PROBLEM DESCRIPTION: Give all of the records again. Match them exactly.

* * * * * * * * *

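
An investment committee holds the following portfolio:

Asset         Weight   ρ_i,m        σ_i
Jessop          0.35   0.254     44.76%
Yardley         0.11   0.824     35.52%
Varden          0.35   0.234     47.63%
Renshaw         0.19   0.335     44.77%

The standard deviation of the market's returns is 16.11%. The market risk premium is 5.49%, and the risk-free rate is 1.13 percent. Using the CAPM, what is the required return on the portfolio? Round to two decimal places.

β_Jessop = 0.254 × 44.76% / 16.11% = 0.7057
β_Yardley = 0.824 × 35.52% / 16.11% = 1.8168
β_Varden = 0.234 × 47.63% / 16.11% = 0.6918
β_Renshaw = 0.335 × 44.77% / 16.11% = 0.9310
β_P = Σ w_i β_i = 0.35×0.7057 + 0.11×1.8168 + 0.35×0.6918 + 0.19×0.9310 = 0.8659
E(R_P) = R_f + β_P × MRP = 1.13% + 0.8659 × 5.49% = 5.88%

5.88%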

* * * * * * * * *

TASK OUTPUT:
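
An investment committee holds the following portfolio:

Asset         Weight   ρ_i,m        σ_i
Jessop          0.35   0.254     44.76%
Yardley         0.11   0.824     35.52%
Varden          0.35   0.234     47.63%
Renshaw         0.19   0.335     44.77%

The standard deviation of the market's returns is 16.11%. The market risk premium is 5.49%, and the risk-free rate is 1.13 percent. Using the CAPM, what is the required return on the portfolio? Round to two decimal places.

β_Jessop = 0.254 × 44.76% / 16.11% = 0.7057
β_Yardley = 0.824 × 35.52% / 16.11% = 1.8168
β_Varden = 0.234 × 47.63% / 16.11% = 0.6918
β_Renshaw = 0.335 × 44.77% / 16.11% = 0.9310
β_P = Σ w_i β_i = 0.35×0.7057 + 0.11×1.8168 + 0.35×0.6918 + 0.19×0.9310 = 0.8659
E(R_P) = R_f + β_P × MRP = 1.13% + 0.8659 × 5.49% = 5.88%

5.88%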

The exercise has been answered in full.